> **RECORDS TO USE**:

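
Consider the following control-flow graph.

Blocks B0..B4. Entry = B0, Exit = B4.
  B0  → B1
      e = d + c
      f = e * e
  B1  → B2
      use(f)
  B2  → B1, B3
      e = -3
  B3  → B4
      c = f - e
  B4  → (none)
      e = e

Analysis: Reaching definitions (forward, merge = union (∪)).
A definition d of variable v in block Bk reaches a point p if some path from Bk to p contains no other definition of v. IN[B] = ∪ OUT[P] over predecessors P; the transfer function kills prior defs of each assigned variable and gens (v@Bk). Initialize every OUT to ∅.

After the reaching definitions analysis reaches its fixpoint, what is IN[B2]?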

> **TASK BRIEF**: What belongs in the answer is each line from the listing above that contains "definitions".

> **WRITTEN ANSWER**:
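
Analysis: Reaching definitions (forward, merge = union (∪)).
After the reaching definitions analysis reaches its fixpoint, what is IN[B2]?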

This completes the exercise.